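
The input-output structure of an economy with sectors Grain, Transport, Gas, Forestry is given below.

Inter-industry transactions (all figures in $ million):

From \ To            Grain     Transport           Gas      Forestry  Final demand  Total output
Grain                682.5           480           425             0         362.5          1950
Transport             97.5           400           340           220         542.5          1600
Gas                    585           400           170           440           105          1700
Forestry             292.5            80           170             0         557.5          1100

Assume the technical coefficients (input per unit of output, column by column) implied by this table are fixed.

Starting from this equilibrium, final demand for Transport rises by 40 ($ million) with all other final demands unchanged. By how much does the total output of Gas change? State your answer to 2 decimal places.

Technical coefficients a_ij = z_ij / X_j:
  a_11 = 682.5/1950 = 0.35, a_21 = 97.5/1950 = 0.05, a_31 = 585/1950 = 0.30, a_41 = 292.5/1950 = 0.15
  a_12 = 480/1600 = 0.30, a_22 = 400/1600 = 0.25, a_32 = 400/1600 = 0.25, a_42 = 80/1600 = 0.05
  a_13 = 425/1700 = 0.25, a_23 = 340/1700 = 0.20, a_33 = 170/1700 = 0.10, a_43 = 170/1700 = 0.10
  a_14 = 0/1100 = 0.00, a_24 = 220/1100 = 0.20, a_34 = 440/1100 = 0.40, a_44 = 0/1100 = 0.00
I − A =
  [   0.65    -0.30    -0.25     0.00]
  [  -0.05     0.75    -0.20    -0.20]
  [  -0.30    -0.25     0.90    -0.40]
  [  -0.15    -0.05    -0.10     1.00]
Compute the cofactors C_ij = (−1)^(i+j)·(3×3 minor ij) of I−A; the adjugate is their transpose:
adj(I−A) = Cᵀ =
  [ 0.577000   0.325500   0.251000   0.165500]
  [ 0.148000   0.469000   0.163000   0.159000]
  [ 0.288000   0.283500   0.457000   0.239500]
  [ 0.122750   0.100625   0.091500   0.315375]
det(I−A) = Σ_j (I−A)_1j·C_1j = (0.65)(0.577000) + (-0.30)(0.148000) + (-0.25)(0.288000) + (0.00)(0.122750) = 0.25865
(I − A)⁻¹ = adj(I−A) / det(I−A) ≈
  [   2.2308     1.2585     0.9704     0.6399]
  [   0.5722     1.8133     0.6302     0.6147]
  [   1.1135     1.0961     1.7669     0.9260]
  [   0.4746     0.3890     0.3538     1.2193]
Δx = (I − A)⁻¹ Δd with Δd having +40 in the Transport component and 0 elsewhere.
So Δx_3 = L_32 · (+40), where L_32 = adj(I−A)_32 / det(I−A) = 0.283500 / 0.25865.
Δx_3 = 0.283500 × (+40) / 0.25865 = 11.34 / 0.25865 ≈ 43.84.

Δx_3 = 43.84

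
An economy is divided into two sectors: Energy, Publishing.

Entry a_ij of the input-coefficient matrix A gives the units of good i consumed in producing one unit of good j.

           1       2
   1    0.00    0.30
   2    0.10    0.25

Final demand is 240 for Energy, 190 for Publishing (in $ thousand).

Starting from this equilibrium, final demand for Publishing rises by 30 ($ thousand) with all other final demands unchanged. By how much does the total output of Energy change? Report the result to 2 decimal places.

I − A =
  [   1.00    -0.30]
  [  -0.10     0.75]
det(I−A) = (1.00)(0.75) − (-0.30)(-0.10) = 0.7200
adj(I−A) = [[0.75, 0.30], [0.10, 1.00]]
(I − A)⁻¹ = adj(I−A) / det(I−A) ≈
  [   1.0417     0.4167]
  [   0.1389     1.3889]
Δx = (I − A)⁻¹ Δd with Δd having +30 in the Publishing component and 0 elsewhere.
So Δx_1 = L_12 · (+30), where L_12 = adj(I−A)_12 / det(I−A) = 0.30 / 0.7200.
Δx_1 = 0.30 × (+30) / 0.7200 = 9.00 / 0.7200 = 12.50.

Δx_1 = 12.50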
+ + + + + + +
→ **EXERCISE OBJECTIVE**: Everything from the line containing "Final demand is" through the last line above should be set down exactly; include no other lines.

→ **OUTPUT FOR THIS TASK**:
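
Final demand is 240 for Energy, 190 for Publishing (in $ thousand).

Starting from this equilibrium, final demand for Publishing rises by 30 ($ thousand) with all other final demands unchanged. By how much does the total output of Energy change? Report the result to 2 decimal places.

I − A =
  [   1.00    -0.30]
  [  -0.10     0.75]
det(I−A) = (1.00)(0.75) − (-0.30)(-0.10) = 0.7200
adj(I−A) = [[0.75, 0.30], [0.10, 1.00]]
(I − A)⁻¹ = adj(I−A) / det(I−A) ≈
  [   1.0417     0.4167]
  [   0.1389     1.3889]
Δx = (I − A)⁻¹ Δd with Δd having +30 in the Publishing component and 0 elsewhere.
So Δx_1 = L_12 · (+30), where L_12 = adj(I−A)_12 / det(I−A) = 0.30 / 0.7200.
Δx_1 = 0.30 × (+30) / 0.7200 = 9.00 / 0.7200 = 12.50.

Δx_1 = 12.50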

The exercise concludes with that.